Which lines of the data contain the string "report"? Copy every one of them.

· · · ·

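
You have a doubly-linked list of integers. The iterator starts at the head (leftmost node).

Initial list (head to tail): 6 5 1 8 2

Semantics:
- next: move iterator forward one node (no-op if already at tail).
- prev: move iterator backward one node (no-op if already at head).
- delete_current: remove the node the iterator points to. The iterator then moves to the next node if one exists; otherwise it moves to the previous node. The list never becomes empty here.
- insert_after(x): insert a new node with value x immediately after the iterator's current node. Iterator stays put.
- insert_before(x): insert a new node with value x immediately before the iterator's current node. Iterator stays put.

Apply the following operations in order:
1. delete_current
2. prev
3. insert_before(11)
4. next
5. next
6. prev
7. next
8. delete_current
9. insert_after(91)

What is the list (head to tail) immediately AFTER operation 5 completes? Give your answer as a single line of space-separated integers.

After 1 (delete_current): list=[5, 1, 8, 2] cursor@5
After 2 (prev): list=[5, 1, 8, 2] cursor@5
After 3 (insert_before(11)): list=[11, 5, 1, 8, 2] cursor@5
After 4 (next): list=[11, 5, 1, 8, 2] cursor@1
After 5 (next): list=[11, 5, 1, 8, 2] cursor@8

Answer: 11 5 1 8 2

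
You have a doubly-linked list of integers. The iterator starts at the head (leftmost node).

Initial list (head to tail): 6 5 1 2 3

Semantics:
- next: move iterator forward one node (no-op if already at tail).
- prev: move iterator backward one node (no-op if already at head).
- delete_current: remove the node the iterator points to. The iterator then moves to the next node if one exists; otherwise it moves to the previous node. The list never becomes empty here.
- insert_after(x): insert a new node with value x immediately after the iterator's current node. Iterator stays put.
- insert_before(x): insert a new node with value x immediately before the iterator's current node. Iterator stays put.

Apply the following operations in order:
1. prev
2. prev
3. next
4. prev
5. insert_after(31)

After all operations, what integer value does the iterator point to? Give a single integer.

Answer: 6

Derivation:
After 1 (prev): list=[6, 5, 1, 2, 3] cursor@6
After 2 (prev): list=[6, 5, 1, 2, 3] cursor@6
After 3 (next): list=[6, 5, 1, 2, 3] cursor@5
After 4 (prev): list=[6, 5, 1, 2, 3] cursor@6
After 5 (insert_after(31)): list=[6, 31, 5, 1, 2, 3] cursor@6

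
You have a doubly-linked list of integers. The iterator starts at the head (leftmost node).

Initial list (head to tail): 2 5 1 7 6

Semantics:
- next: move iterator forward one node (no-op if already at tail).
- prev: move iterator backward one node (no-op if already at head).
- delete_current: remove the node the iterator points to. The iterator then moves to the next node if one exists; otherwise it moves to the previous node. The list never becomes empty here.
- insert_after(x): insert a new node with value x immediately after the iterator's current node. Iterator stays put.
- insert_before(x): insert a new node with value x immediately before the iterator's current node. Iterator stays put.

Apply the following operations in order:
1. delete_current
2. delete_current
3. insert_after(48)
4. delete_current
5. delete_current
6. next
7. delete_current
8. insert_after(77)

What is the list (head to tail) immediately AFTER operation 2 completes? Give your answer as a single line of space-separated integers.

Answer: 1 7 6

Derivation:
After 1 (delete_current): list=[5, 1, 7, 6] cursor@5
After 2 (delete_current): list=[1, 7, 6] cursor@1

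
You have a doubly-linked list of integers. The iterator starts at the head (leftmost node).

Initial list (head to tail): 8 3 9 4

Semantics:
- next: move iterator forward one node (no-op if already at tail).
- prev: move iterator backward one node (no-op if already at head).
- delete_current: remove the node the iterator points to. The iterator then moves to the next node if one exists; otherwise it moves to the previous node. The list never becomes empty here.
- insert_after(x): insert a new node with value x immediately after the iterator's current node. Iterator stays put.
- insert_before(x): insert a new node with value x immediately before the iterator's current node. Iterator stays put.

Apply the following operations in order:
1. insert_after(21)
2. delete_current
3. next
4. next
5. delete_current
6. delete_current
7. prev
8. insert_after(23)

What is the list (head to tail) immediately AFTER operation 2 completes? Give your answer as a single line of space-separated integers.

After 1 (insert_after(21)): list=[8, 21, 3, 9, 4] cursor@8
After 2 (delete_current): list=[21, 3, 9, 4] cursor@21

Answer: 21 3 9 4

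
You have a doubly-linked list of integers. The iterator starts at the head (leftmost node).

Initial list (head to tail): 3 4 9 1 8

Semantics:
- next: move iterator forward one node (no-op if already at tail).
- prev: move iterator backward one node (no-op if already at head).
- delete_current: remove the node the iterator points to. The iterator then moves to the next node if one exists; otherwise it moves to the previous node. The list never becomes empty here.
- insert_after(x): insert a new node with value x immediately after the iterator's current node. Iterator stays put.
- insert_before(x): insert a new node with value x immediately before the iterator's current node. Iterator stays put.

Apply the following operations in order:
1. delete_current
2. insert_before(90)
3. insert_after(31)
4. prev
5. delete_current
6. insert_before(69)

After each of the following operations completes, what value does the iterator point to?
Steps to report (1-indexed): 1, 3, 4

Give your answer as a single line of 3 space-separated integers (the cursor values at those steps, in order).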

· · · ·

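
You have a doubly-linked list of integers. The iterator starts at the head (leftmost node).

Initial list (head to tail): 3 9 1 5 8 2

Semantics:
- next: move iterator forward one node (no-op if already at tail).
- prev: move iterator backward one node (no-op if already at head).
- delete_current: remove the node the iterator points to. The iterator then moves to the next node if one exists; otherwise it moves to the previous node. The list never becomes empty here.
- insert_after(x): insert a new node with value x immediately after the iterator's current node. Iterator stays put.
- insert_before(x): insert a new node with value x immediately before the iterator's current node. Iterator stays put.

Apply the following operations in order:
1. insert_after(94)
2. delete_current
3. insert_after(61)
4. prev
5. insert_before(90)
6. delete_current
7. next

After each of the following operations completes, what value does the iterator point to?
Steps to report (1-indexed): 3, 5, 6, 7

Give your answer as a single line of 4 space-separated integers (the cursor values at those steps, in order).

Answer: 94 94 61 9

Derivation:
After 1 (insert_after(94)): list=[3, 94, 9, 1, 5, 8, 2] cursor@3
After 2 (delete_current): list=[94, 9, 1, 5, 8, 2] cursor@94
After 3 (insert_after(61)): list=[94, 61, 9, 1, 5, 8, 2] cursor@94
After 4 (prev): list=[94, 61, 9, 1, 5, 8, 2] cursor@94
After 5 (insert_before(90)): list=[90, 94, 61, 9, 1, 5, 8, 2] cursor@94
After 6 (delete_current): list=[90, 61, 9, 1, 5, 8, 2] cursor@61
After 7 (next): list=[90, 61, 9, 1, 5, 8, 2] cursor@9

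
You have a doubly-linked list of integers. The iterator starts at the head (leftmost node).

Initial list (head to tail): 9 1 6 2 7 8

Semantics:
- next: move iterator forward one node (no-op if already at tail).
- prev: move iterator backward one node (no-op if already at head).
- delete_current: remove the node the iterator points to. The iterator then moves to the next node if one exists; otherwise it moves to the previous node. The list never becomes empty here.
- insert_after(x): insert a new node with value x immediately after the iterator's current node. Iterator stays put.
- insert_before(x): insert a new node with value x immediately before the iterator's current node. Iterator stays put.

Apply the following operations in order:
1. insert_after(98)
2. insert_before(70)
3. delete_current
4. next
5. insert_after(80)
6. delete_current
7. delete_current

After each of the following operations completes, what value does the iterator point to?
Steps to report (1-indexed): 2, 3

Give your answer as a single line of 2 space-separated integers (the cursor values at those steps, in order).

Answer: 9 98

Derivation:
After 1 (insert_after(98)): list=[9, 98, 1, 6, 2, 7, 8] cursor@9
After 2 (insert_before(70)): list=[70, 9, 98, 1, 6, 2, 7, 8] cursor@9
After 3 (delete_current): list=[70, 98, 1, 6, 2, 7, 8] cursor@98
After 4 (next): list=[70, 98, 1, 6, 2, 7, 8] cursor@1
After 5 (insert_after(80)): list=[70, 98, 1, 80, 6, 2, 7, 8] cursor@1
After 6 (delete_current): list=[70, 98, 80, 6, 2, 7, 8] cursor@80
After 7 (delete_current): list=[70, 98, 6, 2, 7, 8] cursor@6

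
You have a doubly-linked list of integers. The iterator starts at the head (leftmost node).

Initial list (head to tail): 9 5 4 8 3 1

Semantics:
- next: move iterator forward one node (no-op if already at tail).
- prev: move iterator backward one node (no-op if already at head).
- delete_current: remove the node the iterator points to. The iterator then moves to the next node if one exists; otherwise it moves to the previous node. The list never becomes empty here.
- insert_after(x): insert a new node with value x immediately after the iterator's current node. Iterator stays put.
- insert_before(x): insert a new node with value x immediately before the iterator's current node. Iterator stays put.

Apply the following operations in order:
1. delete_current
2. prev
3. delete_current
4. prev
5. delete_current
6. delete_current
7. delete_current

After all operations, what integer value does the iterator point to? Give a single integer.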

· · · ·

SOLUTION TO THIS EXERCISE:
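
Steps to report (1-indexed): 1, 3, 4
Steps to report (1-indexed): 3, 5, 6, 7
Steps to report (1-indexed): 2, 3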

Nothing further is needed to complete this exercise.